> _ABOUT THIS TASK_
Look below. Copy each line that has "What" in it.

BEGIN

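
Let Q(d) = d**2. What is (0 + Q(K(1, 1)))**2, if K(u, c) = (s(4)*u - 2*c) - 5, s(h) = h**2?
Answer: 6561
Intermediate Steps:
K(u, c) = -5 - 2*c + 16*u (K(u, c) = (4**2*u - 2*c) - 5 = (16*u - 2*c) - 5 = (-2*c + 16*u) - 5 = -5 - 2*c + 16*u)
(0 + Q(K(1, 1)))**2 = (0 + (-5 - 2*1 + 16*1)**2)**2 = (0 + (-5 - 2 + 16)**2)**2 = (0 + 9**2)**2 = (0 + 81)**2 = 81**2 = 6561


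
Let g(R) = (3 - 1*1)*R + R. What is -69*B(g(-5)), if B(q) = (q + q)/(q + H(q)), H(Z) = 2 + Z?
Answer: -1035/14 ≈ -73.929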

END

> _TASK RESPONSE_
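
Let Q(d) = d**2. What is (0 + Q(K(1, 1)))**2, if K(u, c) = (s(4)*u - 2*c) - 5, s(h) = h**2?
Let g(R) = (3 - 1*1)*R + R. What is -69*B(g(-5)), if B(q) = (q + q)/(q + H(q)), H(Z) = 2 + Z?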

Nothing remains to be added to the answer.